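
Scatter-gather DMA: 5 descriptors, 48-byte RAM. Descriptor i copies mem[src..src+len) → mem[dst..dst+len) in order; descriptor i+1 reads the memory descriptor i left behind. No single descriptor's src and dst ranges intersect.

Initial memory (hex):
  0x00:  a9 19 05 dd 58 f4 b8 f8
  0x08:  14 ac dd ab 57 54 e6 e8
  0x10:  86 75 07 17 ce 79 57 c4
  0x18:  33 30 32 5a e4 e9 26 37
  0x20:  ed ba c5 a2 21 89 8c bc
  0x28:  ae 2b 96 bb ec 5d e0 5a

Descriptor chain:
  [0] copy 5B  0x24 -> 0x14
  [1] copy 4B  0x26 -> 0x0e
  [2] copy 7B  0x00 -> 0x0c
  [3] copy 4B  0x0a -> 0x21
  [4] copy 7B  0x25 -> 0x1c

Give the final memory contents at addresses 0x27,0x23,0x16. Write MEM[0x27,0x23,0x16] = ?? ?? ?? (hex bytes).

MEM[0x27,0x23,0x16] = bc a9 8c

[0] 0x24->0x14 len=5 : 21 89 8c bc ae
[1] 0x26->0x0e len=4 : 8c bc ae 2b
[2] 0x00->0x0c len=7 : a9 19 05 dd 58 f4 b8
[3] 0x0a->0x21 len=4 : dd ab a9 19
[4] 0x25->0x1c len=7 : 89 8c bc ae 2b 96 bb
query mem[0x27]=0xbc, mem[0x23]=0xa9, mem[0x16]=0x8c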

### What you have to do
From the preceding material, extract every line exactly.

### Your solution
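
Scatter-gather DMA: 5 descriptors, 48-byte RAM. Descriptor i copies mem[src..src+len) → mem[dst..dst+len) in order; descriptor i+1 reads the memory descriptor i left behind. No single descriptor's src and dst ranges intersect.

Initial memory (hex):
  0x00:  a9 19 05 dd 58 f4 b8 f8
  0x08:  14 ac dd ab 57 54 e6 e8
  0x10:  86 75 07 17 ce 79 57 c4
  0x18:  33 30 32 5a e4 e9 26 37
  0x20:  ed ba c5 a2 21 89 8c bc
  0x28:  ae 2b 96 bb ec 5d e0 5a

Descriptor chain:
  [0] copy 5B  0x24 -> 0x14
  [1] copy 4B  0x26 -> 0x0e
  [2] copy 7B  0x00 -> 0x0c
  [3] copy 4B  0x0a -> 0x21
  [4] copy 7B  0x25 -> 0x1c

Give the final memory contents at addresses 0x27,0x23,0x16. Write MEM[0x27,0x23,0x16] = ?? ?? ?? (hex bytes).

MEM[0x27,0x23,0x16] = bc a9 8c

[0] 0x24->0x14 len=5 : 21 89 8c bc ae
[1] 0x26->0x0e len=4 : 8c bc ae 2b
[2] 0x00->0x0c len=7 : a9 19 05 dd 58 f4 b8
[3] 0x0a->0x21 len=4 : dd ab a9 19
[4] 0x25->0x1c len=7 : 89 8c bc ae 2b 96 bb
query mem[0x27]=0xbc, mem[0x23]=0xa9, mem[0x16]=0x8c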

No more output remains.